(Extracted data entries)

──────────────────────────────

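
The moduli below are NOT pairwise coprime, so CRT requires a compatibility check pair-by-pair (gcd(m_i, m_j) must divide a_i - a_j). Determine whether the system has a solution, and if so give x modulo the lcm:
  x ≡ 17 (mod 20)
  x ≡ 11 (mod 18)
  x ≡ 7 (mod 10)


Moduli 20, 18, 10 are not pairwise coprime, so CRT works modulo lcm(m_i) when all pairwise compatibility conditions hold.
Pairwise compatibility: gcd(m_i, m_j) must divide a_i - a_j for every pair.
Merge one congruence at a time:
  Start: x ≡ 17 (mod 20).
  Combine with x ≡ 11 (mod 18): gcd(20, 18) = 2; 11 - 17 = -6, which IS divisible by 2, so compatible.
    Write x = 17 + 20·t and substitute into x ≡ 11 (mod 18): 20·t ≡ 11 − 17 = -6 (mod 18).
    Divide the congruence (and modulus) by g = 2: 10·t ≡ -3 (mod 9).
    Reduce coefficients mod 9: 1·t ≡ 6 (mod 9).
    So t ≡ 6 (mod 9).
    Then x = 17 + 20·6 = 137, valid modulo lcm(20, 18) = 180: x ≡ 137 (mod 180).
  Combine with x ≡ 7 (mod 10): gcd(180, 10) = 10; 7 - 137 = -130, which IS divisible by 10, so compatible.
    Write x = 137 + 180·t and substitute into x ≡ 7 (mod 10): 180·t ≡ 7 − 137 = -130 (mod 10).
    Divide the congruence (and modulus) by g = 10: 18·t ≡ -13 (mod 1).
    Modulo 1 every t works; take t = 0.
    Then x = 137 + 180·0 = 137, valid modulo lcm(180, 10) = 180: x ≡ 137 (mod 180).
Verify: 137 mod 20 = 17, 137 mod 18 = 11, 137 mod 10 = 7.

x ≡ 137 (mod 180).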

──────────────────────────────

(WORK INSTRUCTION) Each record must be restated word for word, including the last line.

(WRITTEN ANSWER)
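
The moduli below are NOT pairwise coprime, so CRT requires a compatibility check pair-by-pair (gcd(m_i, m_j) must divide a_i - a_j). Determine whether the system has a solution, and if so give x modulo the lcm:
  x ≡ 17 (mod 20)
  x ≡ 11 (mod 18)
  x ≡ 7 (mod 10)


Moduli 20, 18, 10 are not pairwise coprime, so CRT works modulo lcm(m_i) when all pairwise compatibility conditions hold.
Pairwise compatibility: gcd(m_i, m_j) must divide a_i - a_j for every pair.
Merge one congruence at a time:
  Start: x ≡ 17 (mod 20).
  Combine with x ≡ 11 (mod 18): gcd(20, 18) = 2; 11 - 17 = -6, which IS divisible by 2, so compatible.
    Write x = 17 + 20·t and substitute into x ≡ 11 (mod 18): 20·t ≡ 11 − 17 = -6 (mod 18).
    Divide the congruence (and modulus) by g = 2: 10·t ≡ -3 (mod 9).
    Reduce coefficients mod 9: 1·t ≡ 6 (mod 9).
    So t ≡ 6 (mod 9).
    Then x = 17 + 20·6 = 137, valid modulo lcm(20, 18) = 180: x ≡ 137 (mod 180).
  Combine with x ≡ 7 (mod 10): gcd(180, 10) = 10; 7 - 137 = -130, which IS divisible by 10, so compatible.
    Write x = 137 + 180·t and substitute into x ≡ 7 (mod 10): 180·t ≡ 7 − 137 = -130 (mod 10).
    Divide the congruence (and modulus) by g = 10: 18·t ≡ -13 (mod 1).
    Modulo 1 every t works; take t = 0.
    Then x = 137 + 180·0 = 137, valid modulo lcm(180, 10) = 180: x ≡ 137 (mod 180).
Verify: 137 mod 20 = 17, 137 mod 18 = 11, 137 mod 10 = 7.

x ≡ 137 (mod 180).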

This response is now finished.